| Your goal |
Could you print every entry below exactly as given?

| Data records |
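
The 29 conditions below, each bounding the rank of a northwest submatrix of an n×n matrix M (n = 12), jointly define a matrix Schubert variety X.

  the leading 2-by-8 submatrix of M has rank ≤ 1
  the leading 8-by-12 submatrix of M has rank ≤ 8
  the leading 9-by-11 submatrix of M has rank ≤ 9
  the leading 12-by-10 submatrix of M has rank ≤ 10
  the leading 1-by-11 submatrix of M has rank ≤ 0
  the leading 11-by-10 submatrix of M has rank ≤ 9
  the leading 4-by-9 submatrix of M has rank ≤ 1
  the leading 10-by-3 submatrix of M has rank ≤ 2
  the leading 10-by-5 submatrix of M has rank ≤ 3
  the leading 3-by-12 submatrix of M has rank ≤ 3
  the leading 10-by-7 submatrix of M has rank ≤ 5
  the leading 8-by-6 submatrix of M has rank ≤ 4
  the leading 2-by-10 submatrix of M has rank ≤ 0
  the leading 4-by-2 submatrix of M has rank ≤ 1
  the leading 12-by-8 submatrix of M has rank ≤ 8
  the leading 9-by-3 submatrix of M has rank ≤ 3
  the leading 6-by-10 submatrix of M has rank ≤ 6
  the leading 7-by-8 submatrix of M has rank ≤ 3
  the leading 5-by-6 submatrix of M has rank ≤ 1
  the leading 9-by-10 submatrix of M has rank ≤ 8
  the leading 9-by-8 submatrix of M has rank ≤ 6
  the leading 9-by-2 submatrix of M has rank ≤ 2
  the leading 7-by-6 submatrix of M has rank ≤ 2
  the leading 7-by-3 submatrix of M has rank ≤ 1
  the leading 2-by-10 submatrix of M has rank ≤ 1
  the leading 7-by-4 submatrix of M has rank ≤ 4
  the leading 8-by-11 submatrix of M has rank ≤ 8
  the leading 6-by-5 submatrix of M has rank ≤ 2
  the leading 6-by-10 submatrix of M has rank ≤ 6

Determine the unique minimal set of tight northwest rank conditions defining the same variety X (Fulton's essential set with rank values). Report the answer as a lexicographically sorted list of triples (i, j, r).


Recovering R(i,j) via the rank-extension bound from the 29 conditions:

  row 1: 0  0  0  0  0  0  0  0  0  0  0  1
  row 2: 0  0  0  0  0  0  0  0  0  0  1  2
  row 3: 1  1  1  1  1  1  1  1  1  1  2  3
  row 4: 1  1  1  1  1  1  1  1  1  2  3  4
  row 5: 1  1  1  1  1  1  2  2  2  3  4  5
  row 6: 1  1  1  2  2  2  3  3  3  4  5  6
  row 7: 1  1  1  2  2  2  3  3  4  5  6  7
  row 8: 1  2  2  3  3  3  4  4  5  6  7  8
  row 9: 1  2  2  3  3  4  5  5  6  7  8  9
  row 10: 1  2  2  3  3  4  5  6  7  8  9  10
  row 11: 1  2  3  4  4  5  6  7  8  9  10  11
  row 12: 1  2  3  4  5  6  7  8  9  10  11  12

second differences of R give the permutation w = (12, 11, 1, 10, 7, 4, 9, 2, 6, 8, 3, 5).

Rothe diagram D(w) (45 cells), 9 SE-corners (essential conditions):

[(1, 11, 0), (2, 10, 0), (4, 9, 1), (5, 6, 1), (7, 3, 1), (7, 6, 2), (7, 8, 3), (10, 3, 2), (10, 5, 3)]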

| Your response |
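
The 29 conditions below, each bounding the rank of a northwest submatrix of an n×n matrix M (n = 12), jointly define a matrix Schubert variety X.

  the leading 2-by-8 submatrix of M has rank ≤ 1
  the leading 8-by-12 submatrix of M has rank ≤ 8
  the leading 9-by-11 submatrix of M has rank ≤ 9
  the leading 12-by-10 submatrix of M has rank ≤ 10
  the leading 1-by-11 submatrix of M has rank ≤ 0
  the leading 11-by-10 submatrix of M has rank ≤ 9
  the leading 4-by-9 submatrix of M has rank ≤ 1
  the leading 10-by-3 submatrix of M has rank ≤ 2
  the leading 10-by-5 submatrix of M has rank ≤ 3
  the leading 3-by-12 submatrix of M has rank ≤ 3
  the leading 10-by-7 submatrix of M has rank ≤ 5
  the leading 8-by-6 submatrix of M has rank ≤ 4
  the leading 2-by-10 submatrix of M has rank ≤ 0
  the leading 4-by-2 submatrix of M has rank ≤ 1
  the leading 12-by-8 submatrix of M has rank ≤ 8
  the leading 9-by-3 submatrix of M has rank ≤ 3
  the leading 6-by-10 submatrix of M has rank ≤ 6
  the leading 7-by-8 submatrix of M has rank ≤ 3
  the leading 5-by-6 submatrix of M has rank ≤ 1
  the leading 9-by-10 submatrix of M has rank ≤ 8
  the leading 9-by-8 submatrix of M has rank ≤ 6
  the leading 9-by-2 submatrix of M has rank ≤ 2
  the leading 7-by-6 submatrix of M has rank ≤ 2
  the leading 7-by-3 submatrix of M has rank ≤ 1
  the leading 2-by-10 submatrix of M has rank ≤ 1
  the leading 7-by-4 submatrix of M has rank ≤ 4
  the leading 8-by-11 submatrix of M has rank ≤ 8
  the leading 6-by-5 submatrix of M has rank ≤ 2
  the leading 6-by-10 submatrix of M has rank ≤ 6

Determine the unique minimal set of tight northwest rank conditions defining the same variety X (Fulton's essential set with rank values). Report the answer as a lexicographically sorted list of triples (i, j, r).


Recovering R(i,j) via the rank-extension bound from the 29 conditions:

  row 1: 0  0  0  0  0  0  0  0  0  0  0  1
  row 2: 0  0  0  0  0  0  0  0  0  0  1  2
  row 3: 1  1  1  1  1  1  1  1  1  1  2  3
  row 4: 1  1  1  1  1  1  1  1  1  2  3  4
  row 5: 1  1  1  1  1  1  2  2  2  3  4  5
  row 6: 1  1  1  2  2  2  3  3  3  4  5  6
  row 7: 1  1  1  2  2  2  3  3  4  5  6  7
  row 8: 1  2  2  3  3  3  4  4  5  6  7  8
  row 9: 1  2  2  3  3  4  5  5  6  7  8  9
  row 10: 1  2  2  3  3  4  5  6  7  8  9  10
  row 11: 1  2  3  4  4  5  6  7  8  9  10  11
  row 12: 1  2  3  4  5  6  7  8  9  10  11  12

second differences of R give the permutation w = (12, 11, 1, 10, 7, 4, 9, 2, 6, 8, 3, 5).

Rothe diagram D(w) (45 cells), 9 SE-corners (essential conditions):

[(1, 11, 0), (2, 10, 0), (4, 9, 1), (5, 6, 1), (7, 3, 1), (7, 6, 2), (7, 8, 3), (10, 3, 2), (10, 5, 3)]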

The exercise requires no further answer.